Data excerpts section start

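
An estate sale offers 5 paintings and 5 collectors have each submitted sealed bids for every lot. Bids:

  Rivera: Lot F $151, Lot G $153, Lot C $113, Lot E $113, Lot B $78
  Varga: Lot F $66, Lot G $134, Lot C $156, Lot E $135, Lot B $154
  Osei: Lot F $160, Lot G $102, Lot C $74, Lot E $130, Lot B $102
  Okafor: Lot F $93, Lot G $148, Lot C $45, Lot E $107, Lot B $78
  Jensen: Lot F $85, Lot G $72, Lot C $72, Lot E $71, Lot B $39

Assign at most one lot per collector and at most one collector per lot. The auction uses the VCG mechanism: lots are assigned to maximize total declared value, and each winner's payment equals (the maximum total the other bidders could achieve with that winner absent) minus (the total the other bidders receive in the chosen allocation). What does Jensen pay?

Efficient allocation: Rivera→Lot F ($151), Varga→Lot B ($154), Osei→Lot E ($130), Okafor→Lot G ($148), Jensen→Lot C ($72); total welfare W = $655.
Jensen receives Lot C at value $72, so the others get W − 72 = $583.
Without Jensen: best allocation of the remaining 4 bidders over all 5 lots is Rivera→Lot F ($151), Varga→Lot C ($156), Osei→Lot E ($130), Okafor→Lot G ($148), total $585.
VCG payment = (others' best without Jensen) − (others' welfare with Jensen) = 585 − 583 = $2.

Jensen pays $2.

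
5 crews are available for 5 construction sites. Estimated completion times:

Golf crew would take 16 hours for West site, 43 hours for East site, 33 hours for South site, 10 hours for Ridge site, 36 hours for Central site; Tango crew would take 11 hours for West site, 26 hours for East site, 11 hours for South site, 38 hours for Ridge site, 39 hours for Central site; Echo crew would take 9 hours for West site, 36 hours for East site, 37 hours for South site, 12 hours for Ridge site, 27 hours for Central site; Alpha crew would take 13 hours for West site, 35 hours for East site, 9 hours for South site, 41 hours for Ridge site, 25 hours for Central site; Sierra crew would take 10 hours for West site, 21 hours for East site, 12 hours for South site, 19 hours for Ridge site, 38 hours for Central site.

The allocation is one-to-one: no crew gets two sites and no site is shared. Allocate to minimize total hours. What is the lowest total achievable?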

Data excerpts section end

Which lines in the data above hold the string "sites"? Return each of them.

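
5 crews are available for 5 construction sites. Estimated completion times:
The allocation is one-to-one: no crew gets two sites and no site is shared. Allocate to minimize total hours. What is the lowest total achievable?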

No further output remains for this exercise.